- _What you will do_: All of the records below need to be copied exactly.

[Saved entries]
....................

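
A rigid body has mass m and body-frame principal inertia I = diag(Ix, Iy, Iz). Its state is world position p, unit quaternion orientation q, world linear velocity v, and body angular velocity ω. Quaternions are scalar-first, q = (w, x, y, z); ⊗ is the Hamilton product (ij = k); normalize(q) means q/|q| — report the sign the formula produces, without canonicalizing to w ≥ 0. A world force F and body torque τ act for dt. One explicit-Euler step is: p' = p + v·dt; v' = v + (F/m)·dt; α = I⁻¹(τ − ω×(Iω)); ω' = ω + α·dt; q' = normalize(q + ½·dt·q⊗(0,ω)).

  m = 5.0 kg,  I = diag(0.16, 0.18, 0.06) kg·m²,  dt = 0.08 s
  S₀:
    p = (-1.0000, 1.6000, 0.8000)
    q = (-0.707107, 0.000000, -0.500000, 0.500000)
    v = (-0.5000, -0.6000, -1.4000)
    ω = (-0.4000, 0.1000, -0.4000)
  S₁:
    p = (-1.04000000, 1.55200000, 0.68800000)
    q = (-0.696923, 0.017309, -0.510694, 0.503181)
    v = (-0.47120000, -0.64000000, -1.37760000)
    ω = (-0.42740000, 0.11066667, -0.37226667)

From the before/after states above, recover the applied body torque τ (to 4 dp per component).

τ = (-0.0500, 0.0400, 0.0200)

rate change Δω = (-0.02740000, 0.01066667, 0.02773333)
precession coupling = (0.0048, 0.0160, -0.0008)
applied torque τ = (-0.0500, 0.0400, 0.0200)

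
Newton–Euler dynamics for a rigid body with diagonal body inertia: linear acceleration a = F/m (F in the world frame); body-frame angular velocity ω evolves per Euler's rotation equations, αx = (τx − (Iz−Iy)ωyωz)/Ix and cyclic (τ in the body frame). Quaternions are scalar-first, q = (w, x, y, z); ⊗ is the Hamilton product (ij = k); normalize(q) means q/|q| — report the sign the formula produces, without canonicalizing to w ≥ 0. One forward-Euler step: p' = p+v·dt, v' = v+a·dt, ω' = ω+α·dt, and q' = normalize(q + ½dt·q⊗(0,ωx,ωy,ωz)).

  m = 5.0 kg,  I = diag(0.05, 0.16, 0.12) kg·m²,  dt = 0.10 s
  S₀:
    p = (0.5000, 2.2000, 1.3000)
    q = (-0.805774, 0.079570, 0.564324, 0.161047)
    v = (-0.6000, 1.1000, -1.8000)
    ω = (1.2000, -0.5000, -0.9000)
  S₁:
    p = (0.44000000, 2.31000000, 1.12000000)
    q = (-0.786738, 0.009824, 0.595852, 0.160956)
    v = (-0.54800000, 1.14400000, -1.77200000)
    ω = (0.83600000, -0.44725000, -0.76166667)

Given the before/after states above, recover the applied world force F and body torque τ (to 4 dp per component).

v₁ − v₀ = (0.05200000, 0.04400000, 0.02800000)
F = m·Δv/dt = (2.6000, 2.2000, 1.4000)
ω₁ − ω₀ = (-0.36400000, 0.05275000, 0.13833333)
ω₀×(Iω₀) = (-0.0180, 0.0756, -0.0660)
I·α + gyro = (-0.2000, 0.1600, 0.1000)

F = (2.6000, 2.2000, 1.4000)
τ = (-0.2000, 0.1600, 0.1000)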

....................

- _Exercise solution_:
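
A rigid body has mass m and body-frame principal inertia I = diag(Ix, Iy, Iz). Its state is world position p, unit quaternion orientation q, world linear velocity v, and body angular velocity ω. Quaternions are scalar-first, q = (w, x, y, z); ⊗ is the Hamilton product (ij = k); normalize(q) means q/|q| — report the sign the formula produces, without canonicalizing to w ≥ 0. A world force F and body torque τ act for dt. One explicit-Euler step is: p' = p + v·dt; v' = v + (F/m)·dt; α = I⁻¹(τ − ω×(Iω)); ω' = ω + α·dt; q' = normalize(q + ½·dt·q⊗(0,ω)).

  m = 5.0 kg,  I = diag(0.16, 0.18, 0.06) kg·m²,  dt = 0.08 s
  S₀:
    p = (-1.0000, 1.6000, 0.8000)
    q = (-0.707107, 0.000000, -0.500000, 0.500000)
    v = (-0.5000, -0.6000, -1.4000)
    ω = (-0.4000, 0.1000, -0.4000)
  S₁:
    p = (-1.04000000, 1.55200000, 0.68800000)
    q = (-0.696923, 0.017309, -0.510694, 0.503181)
    v = (-0.47120000, -0.64000000, -1.37760000)
    ω = (-0.42740000, 0.11066667, -0.37226667)

From the before/after states above, recover the applied body torque τ (to 4 dp per component).

τ = (-0.0500, 0.0400, 0.0200)

rate change Δω = (-0.02740000, 0.01066667, 0.02773333)
precession coupling = (0.0048, 0.0160, -0.0008)
applied torque τ = (-0.0500, 0.0400, 0.0200)

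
Newton–Euler dynamics for a rigid body with diagonal body inertia: linear acceleration a = F/m (F in the world frame); body-frame angular velocity ω evolves per Euler's rotation equations, αx = (τx − (Iz−Iy)ωyωz)/Ix and cyclic (τ in the body frame). Quaternions are scalar-first, q = (w, x, y, z); ⊗ is the Hamilton product (ij = k); normalize(q) means q/|q| — report the sign the formula produces, without canonicalizing to w ≥ 0. One forward-Euler step: p' = p+v·dt, v' = v+a·dt, ω' = ω+α·dt, and q' = normalize(q + ½dt·q⊗(0,ωx,ωy,ωz)).

  m = 5.0 kg,  I = diag(0.05, 0.16, 0.12) kg·m²,  dt = 0.10 s
  S₀:
    p = (0.5000, 2.2000, 1.3000)
    q = (-0.805774, 0.079570, 0.564324, 0.161047)
    v = (-0.6000, 1.1000, -1.8000)
    ω = (1.2000, -0.5000, -0.9000)
  S₁:
    p = (0.44000000, 2.31000000, 1.12000000)
    q = (-0.786738, 0.009824, 0.595852, 0.160956)
    v = (-0.54800000, 1.14400000, -1.77200000)
    ω = (0.83600000, -0.44725000, -0.76166667)

Given the before/after states above, recover the applied world force F and body torque τ (to 4 dp per component).

v₁ − v₀ = (0.05200000, 0.04400000, 0.02800000)
F = m·Δv/dt = (2.6000, 2.2000, 1.4000)
ω₁ − ω₀ = (-0.36400000, 0.05275000, 0.13833333)
ω₀×(Iω₀) = (-0.0180, 0.0756, -0.0660)
I·α + gyro = (-0.2000, 0.1600, 0.1000)

F = (2.6000, 2.2000, 1.4000)
τ = (-0.2000, 0.1600, 0.1000)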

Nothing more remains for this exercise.